- Task instructions:
Could you write out the records below exactly, without omitting a line?

***** Data excerpts *****

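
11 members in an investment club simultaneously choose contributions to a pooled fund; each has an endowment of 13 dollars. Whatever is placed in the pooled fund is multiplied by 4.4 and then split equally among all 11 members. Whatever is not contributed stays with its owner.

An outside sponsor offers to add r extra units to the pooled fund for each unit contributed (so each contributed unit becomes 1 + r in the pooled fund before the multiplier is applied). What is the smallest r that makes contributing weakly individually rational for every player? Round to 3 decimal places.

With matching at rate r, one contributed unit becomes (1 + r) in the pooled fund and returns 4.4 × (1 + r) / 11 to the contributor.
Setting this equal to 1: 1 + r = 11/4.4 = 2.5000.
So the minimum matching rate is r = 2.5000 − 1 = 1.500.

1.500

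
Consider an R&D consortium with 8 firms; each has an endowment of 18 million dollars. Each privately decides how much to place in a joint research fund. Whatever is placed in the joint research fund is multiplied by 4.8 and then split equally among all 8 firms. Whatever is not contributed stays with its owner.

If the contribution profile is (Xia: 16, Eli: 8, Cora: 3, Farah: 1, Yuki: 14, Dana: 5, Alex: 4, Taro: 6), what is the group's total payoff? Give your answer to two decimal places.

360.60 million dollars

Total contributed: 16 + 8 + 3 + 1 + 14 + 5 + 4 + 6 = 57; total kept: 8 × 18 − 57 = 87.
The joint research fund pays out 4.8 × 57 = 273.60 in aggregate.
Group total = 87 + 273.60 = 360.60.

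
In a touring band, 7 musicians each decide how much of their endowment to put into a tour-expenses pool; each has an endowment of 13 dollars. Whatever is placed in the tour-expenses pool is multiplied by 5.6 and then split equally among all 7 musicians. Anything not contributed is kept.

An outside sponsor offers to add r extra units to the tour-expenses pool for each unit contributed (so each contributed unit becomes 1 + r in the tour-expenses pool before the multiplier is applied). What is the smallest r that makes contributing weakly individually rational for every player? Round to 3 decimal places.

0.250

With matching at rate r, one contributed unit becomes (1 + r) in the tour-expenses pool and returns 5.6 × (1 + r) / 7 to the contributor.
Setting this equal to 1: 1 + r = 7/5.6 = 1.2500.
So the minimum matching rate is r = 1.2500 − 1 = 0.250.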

*****

- Result:
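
11 members in an investment club simultaneously choose contributions to a pooled fund; each has an endowment of 13 dollars. Whatever is placed in the pooled fund is multiplied by 4.4 and then split equally among all 11 members. Whatever is not contributed stays with its owner.

An outside sponsor offers to add r extra units to the pooled fund for each unit contributed (so each contributed unit becomes 1 + r in the pooled fund before the multiplier is applied). What is the smallest r that makes contributing weakly individually rational for every player? Round to 3 decimal places.

With matching at rate r, one contributed unit becomes (1 + r) in the pooled fund and returns 4.4 × (1 + r) / 11 to the contributor.
Setting this equal to 1: 1 + r = 11/4.4 = 2.5000.
So the minimum matching rate is r = 2.5000 − 1 = 1.500.

1.500

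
Consider an R&D consortium with 8 firms; each has an endowment of 18 million dollars. Each privately decides how much to place in a joint research fund. Whatever is placed in the joint research fund is multiplied by 4.8 and then split equally among all 8 firms. Whatever is not contributed stays with its owner.

If the contribution profile is (Xia: 16, Eli: 8, Cora: 3, Farah: 1, Yuki: 14, Dana: 5, Alex: 4, Taro: 6), what is the group's total payoff? Give your answer to two decimal places.

360.60 million dollars

Total contributed: 16 + 8 + 3 + 1 + 14 + 5 + 4 + 6 = 57; total kept: 8 × 18 − 57 = 87.
The joint research fund pays out 4.8 × 57 = 273.60 in aggregate.
Group total = 87 + 273.60 = 360.60.

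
In a touring band, 7 musicians each decide how much of their endowment to put into a tour-expenses pool; each has an endowment of 13 dollars. Whatever is placed in the tour-expenses pool is multiplied by 5.6 and then split equally among all 7 musicians. Anything not contributed is kept.

An outside sponsor offers to add r extra units to the tour-expenses pool for each unit contributed (so each contributed unit becomes 1 + r in the tour-expenses pool before the multiplier is applied). What is the smallest r that makes contributing weakly individually rational for every player? Round to 3 decimal places.

0.250

With matching at rate r, one contributed unit becomes (1 + r) in the tour-expenses pool and returns 5.6 × (1 + r) / 7 to the contributor.
Setting this equal to 1: 1 + r = 7/5.6 = 1.2500.
So the minimum matching rate is r = 1.2500 − 1 = 0.250.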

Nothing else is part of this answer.